Collected data
══════════════════════════════

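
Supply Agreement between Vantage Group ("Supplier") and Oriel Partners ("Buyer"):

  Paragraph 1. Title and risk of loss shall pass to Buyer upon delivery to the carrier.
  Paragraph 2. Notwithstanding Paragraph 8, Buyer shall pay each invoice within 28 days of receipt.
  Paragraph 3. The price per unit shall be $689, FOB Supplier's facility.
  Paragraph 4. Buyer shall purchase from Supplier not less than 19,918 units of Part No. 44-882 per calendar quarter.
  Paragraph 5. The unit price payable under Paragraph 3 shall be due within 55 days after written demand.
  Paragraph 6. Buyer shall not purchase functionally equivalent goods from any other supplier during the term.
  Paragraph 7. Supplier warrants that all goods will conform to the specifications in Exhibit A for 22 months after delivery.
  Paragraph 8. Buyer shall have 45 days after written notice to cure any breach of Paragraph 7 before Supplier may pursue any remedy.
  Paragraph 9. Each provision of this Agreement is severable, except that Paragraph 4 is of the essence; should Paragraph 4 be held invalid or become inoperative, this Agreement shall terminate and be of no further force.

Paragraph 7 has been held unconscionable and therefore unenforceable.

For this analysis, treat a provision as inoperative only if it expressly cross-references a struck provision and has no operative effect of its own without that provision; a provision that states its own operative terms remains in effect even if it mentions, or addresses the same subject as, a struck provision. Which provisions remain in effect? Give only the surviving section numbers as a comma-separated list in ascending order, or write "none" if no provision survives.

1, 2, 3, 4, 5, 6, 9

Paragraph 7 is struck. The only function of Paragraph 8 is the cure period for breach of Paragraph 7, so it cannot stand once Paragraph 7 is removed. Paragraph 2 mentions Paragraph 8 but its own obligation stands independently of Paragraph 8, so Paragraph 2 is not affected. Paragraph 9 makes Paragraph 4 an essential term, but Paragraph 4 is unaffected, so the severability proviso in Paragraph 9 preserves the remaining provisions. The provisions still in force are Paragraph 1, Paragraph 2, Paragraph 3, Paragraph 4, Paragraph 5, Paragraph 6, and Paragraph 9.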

══════════════════════════════

In the entries above, one line contains "Paragraph 2. Notwithstanding" and another contains "Paragraph 5. The". Reproduce exactly those two lines and the lines between them, nothing else.

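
  Paragraph 2. Notwithstanding Paragraph 8, Buyer shall pay each invoice within 28 days of receipt.
  Paragraph 3. The price per unit shall be $689, FOB Supplier's facility.
  Paragraph 4. Buyer shall purchase from Supplier not less than 19,918 units of Part No. 44-882 per calendar quarter.
  Paragraph 5. The unit price payable under Paragraph 3 shall be due within 55 days after written demand.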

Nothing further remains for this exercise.